Task description: From the records below, find each line with the string "many" and copy it.

[Saved data entries]
● ● ●

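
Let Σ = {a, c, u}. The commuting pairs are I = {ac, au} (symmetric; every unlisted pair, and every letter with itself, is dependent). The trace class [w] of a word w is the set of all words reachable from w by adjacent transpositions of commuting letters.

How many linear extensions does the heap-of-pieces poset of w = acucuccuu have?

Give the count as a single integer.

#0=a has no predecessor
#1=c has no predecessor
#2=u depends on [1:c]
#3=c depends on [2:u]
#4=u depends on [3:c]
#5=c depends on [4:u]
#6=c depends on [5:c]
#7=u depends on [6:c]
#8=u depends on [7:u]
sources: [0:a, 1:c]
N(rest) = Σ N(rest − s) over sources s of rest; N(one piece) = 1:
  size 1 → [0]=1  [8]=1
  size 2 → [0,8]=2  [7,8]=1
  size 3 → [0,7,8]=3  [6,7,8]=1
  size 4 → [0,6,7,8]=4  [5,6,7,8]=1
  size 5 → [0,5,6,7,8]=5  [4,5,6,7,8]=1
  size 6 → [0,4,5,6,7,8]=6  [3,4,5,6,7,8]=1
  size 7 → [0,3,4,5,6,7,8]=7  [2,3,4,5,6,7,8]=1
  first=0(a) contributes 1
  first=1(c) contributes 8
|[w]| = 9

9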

● ● ●

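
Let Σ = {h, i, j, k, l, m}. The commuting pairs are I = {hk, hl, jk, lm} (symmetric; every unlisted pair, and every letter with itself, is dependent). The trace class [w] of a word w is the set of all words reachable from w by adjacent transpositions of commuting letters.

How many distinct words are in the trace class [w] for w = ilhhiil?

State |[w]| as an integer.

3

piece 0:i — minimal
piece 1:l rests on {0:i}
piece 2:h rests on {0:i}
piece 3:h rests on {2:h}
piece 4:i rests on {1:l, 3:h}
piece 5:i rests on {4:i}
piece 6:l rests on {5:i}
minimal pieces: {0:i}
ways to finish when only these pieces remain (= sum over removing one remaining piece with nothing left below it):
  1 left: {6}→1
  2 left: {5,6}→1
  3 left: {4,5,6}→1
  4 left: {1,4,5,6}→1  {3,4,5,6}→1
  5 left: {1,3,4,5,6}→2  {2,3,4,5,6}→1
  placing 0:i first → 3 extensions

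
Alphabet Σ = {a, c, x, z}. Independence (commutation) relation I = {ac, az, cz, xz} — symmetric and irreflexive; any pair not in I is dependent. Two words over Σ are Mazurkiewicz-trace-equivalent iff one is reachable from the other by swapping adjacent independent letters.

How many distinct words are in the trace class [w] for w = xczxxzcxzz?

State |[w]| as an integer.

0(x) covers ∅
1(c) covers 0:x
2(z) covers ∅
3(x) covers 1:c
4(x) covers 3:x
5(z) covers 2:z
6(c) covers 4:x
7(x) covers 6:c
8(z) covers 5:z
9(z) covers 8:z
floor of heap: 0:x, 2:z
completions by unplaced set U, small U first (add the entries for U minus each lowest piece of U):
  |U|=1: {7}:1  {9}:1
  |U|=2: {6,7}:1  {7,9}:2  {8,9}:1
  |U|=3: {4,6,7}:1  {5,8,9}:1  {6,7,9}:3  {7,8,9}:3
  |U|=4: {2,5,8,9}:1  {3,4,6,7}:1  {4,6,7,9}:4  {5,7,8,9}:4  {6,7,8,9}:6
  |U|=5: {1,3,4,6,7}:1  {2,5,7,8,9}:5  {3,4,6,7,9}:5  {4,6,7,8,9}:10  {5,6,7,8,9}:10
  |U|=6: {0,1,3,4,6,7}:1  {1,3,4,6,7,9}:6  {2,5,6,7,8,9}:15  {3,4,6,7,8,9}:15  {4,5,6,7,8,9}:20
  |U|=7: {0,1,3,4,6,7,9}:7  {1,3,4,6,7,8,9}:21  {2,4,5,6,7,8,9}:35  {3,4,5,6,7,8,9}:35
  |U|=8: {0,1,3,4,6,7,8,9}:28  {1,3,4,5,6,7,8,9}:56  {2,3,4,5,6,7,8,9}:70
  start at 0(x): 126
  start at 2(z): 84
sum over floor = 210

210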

● ● ●

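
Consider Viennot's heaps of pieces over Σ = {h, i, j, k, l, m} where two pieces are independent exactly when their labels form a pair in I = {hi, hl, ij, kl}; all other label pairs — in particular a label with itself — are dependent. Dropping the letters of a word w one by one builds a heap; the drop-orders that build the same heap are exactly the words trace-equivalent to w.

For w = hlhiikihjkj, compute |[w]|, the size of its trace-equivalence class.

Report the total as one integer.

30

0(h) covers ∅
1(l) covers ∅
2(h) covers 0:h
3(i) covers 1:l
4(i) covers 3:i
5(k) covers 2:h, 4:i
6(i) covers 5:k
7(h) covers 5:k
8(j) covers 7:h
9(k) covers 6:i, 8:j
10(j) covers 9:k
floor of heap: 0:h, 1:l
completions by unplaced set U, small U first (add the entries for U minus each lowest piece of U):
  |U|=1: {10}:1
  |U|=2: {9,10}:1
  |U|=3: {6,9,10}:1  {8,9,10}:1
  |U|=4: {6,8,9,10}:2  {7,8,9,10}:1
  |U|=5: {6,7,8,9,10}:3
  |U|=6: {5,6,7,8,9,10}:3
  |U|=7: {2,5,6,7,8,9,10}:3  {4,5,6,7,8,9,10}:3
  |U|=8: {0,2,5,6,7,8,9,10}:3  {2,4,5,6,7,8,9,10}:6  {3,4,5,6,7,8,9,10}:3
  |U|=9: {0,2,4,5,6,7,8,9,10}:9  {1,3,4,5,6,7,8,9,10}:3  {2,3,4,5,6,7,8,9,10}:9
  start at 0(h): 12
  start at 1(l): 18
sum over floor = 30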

● ● ●

Written response:
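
How many linear extensions does the heap-of-pieces poset of w = acucuccuu have?
How many distinct words are in the trace class [w] for w = ilhhiil?
How many distinct words are in the trace class [w] for w = xczxxzcxzz?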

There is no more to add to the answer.